→ **Exercise requirements**:
Give back exactly the lines of the entries below from the line with "illustration | 265 | 6 |" to the line with "- imprint logo: radius 9, at (63, 33)", inclusive, and only those.

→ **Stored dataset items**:
-- -- --
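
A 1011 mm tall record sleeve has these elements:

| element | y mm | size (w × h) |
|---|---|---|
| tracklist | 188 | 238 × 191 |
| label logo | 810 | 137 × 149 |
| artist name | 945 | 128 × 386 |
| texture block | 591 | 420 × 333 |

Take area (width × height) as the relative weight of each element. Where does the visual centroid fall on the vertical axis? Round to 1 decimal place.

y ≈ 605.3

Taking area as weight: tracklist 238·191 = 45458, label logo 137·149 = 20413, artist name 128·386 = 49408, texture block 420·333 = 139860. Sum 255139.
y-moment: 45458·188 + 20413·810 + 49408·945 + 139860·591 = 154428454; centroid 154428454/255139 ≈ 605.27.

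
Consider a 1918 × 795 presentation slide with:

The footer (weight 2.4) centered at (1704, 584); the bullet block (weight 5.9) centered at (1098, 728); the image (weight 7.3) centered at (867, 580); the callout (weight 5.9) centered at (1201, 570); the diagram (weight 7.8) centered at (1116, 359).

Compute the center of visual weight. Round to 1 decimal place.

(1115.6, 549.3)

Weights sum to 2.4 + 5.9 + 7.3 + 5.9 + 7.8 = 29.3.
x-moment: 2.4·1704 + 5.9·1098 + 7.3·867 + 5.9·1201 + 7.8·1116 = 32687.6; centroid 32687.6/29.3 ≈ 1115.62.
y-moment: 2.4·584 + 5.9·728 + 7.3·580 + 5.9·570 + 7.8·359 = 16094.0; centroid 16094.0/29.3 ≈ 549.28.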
-- -- --
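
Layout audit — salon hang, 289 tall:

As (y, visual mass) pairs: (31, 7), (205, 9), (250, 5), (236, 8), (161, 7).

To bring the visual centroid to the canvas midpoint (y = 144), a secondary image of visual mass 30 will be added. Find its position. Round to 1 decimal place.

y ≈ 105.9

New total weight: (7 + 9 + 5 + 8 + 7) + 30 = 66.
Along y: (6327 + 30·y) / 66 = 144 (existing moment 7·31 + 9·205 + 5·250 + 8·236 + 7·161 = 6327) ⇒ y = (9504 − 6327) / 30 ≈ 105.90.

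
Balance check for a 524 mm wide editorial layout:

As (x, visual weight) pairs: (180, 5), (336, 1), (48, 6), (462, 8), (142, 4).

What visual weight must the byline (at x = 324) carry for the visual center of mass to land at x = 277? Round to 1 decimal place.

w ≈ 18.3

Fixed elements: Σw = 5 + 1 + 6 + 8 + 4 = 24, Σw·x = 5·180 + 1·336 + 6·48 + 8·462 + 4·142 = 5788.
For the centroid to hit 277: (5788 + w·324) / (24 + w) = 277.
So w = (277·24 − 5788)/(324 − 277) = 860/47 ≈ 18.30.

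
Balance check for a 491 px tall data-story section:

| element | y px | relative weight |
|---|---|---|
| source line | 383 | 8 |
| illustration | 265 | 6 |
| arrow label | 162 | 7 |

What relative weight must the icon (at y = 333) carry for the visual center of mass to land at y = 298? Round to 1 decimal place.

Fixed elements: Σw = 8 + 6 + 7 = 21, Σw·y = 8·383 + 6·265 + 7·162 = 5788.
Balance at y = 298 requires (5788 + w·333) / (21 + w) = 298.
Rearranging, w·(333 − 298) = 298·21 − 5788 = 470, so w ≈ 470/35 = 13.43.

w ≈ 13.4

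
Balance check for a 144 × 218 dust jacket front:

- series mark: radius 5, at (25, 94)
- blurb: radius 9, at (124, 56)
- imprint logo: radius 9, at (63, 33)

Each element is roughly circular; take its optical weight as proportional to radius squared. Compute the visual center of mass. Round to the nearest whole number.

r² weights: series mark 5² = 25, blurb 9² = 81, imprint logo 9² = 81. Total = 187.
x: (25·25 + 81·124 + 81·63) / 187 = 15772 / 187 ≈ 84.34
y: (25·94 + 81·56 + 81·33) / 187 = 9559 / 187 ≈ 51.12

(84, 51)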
-- -- --
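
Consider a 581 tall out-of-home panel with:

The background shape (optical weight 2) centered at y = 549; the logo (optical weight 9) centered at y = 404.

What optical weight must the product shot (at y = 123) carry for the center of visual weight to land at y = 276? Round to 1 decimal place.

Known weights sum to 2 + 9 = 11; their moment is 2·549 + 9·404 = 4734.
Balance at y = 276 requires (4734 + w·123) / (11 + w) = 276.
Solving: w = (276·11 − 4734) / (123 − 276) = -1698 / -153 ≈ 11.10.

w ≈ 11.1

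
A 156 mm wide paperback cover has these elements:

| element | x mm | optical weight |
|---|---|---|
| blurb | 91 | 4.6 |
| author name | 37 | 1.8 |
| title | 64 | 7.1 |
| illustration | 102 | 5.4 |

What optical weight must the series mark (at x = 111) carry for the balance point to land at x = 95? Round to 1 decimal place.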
-- -- --
→ **Exercise result**:
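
| illustration | 265 | 6 |
| arrow label | 162 | 7 |

What relative weight must the icon (at y = 333) carry for the visual center of mass to land at y = 298? Round to 1 decimal place.

Fixed elements: Σw = 8 + 6 + 7 = 21, Σw·y = 8·383 + 6·265 + 7·162 = 5788.
Balance at y = 298 requires (5788 + w·333) / (21 + w) = 298.
Rearranging, w·(333 − 298) = 298·21 − 5788 = 470, so w ≈ 470/35 = 13.43.

w ≈ 13.4

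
Balance check for a 144 × 218 dust jacket front:

- series mark: radius 5, at (25, 94)
- blurb: radius 9, at (124, 56)
- imprint logo: radius 9, at (63, 33)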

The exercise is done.